(DIRECTIONS) Could you output all of the records below exactly as they appear?

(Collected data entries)
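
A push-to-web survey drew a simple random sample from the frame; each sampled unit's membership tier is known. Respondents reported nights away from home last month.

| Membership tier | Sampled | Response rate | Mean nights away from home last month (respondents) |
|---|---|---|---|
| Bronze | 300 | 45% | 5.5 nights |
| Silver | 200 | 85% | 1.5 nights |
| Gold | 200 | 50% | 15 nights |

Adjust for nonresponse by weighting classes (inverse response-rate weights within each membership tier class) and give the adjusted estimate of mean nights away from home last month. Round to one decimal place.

With weight = n_sampled/n_responded per class, the weighted class total is n_sampled:
  Bronze: 300 × 5.5 = 1650
  Silver: 200 × 1.5 = 300
  Gold: 200 × 15 = 3000
Adjusted estimate = 4950 / 700 = 7.07143 → 7.1.

7.1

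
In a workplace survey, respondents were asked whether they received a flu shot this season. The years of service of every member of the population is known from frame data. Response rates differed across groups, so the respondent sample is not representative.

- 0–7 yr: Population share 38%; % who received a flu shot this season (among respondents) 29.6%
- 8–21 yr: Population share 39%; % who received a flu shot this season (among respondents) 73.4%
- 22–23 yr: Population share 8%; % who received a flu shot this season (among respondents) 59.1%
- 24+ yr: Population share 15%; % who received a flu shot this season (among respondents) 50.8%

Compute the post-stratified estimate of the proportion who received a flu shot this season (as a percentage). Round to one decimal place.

52.2%

Post-stratification weights by population share, not respondent share:
  0–7 yr: 0.38 × 29.6 = 11.248
  8–21 yr: 0.39 × 73.4 = 28.626
  22–23 yr: 0.08 × 59.1 = 4.728
  24+ yr: 0.15 × 50.8 = 7.62
Post-stratified estimate = 52.222 → 52.2%.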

(ANSWER TO THE EXERCISE)
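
A push-to-web survey drew a simple random sample from the frame; each sampled unit's membership tier is known. Respondents reported nights away from home last month.

| Membership tier | Sampled | Response rate | Mean nights away from home last month (respondents) |
|---|---|---|---|
| Bronze | 300 | 45% | 5.5 nights |
| Silver | 200 | 85% | 1.5 nights |
| Gold | 200 | 50% | 15 nights |

Adjust for nonresponse by weighting classes (inverse response-rate weights within each membership tier class) and give the adjusted estimate of mean nights away from home last month. Round to one decimal place.

With weight = n_sampled/n_responded per class, the weighted class total is n_sampled:
  Bronze: 300 × 5.5 = 1650
  Silver: 200 × 1.5 = 300
  Gold: 200 × 15 = 3000
Adjusted estimate = 4950 / 700 = 7.07143 → 7.1.

7.1

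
In a workplace survey, respondents were asked whether they received a flu shot this season. The years of service of every member of the population is known from frame data. Response rates differed across groups, so the respondent sample is not representative.

- 0–7 yr: Population share 38%; % who received a flu shot this season (among respondents) 29.6%
- 8–21 yr: Population share 39%; % who received a flu shot this season (among respondents) 73.4%
- 22–23 yr: Population share 8%; % who received a flu shot this season (among respondents) 59.1%
- 24+ yr: Population share 15%; % who received a flu shot this season (among respondents) 50.8%

Compute the post-stratified estimate of the proportion who received a flu shot this season (as a percentage). Round to one decimal place.

52.2%

Post-stratification weights by population share, not respondent share:
  0–7 yr: 0.38 × 29.6 = 11.248
  8–21 yr: 0.39 × 73.4 = 28.626
  22–23 yr: 0.08 × 59.1 = 4.728
  24+ yr: 0.15 × 50.8 = 7.62
Post-stratified estimate = 52.222 → 52.2%.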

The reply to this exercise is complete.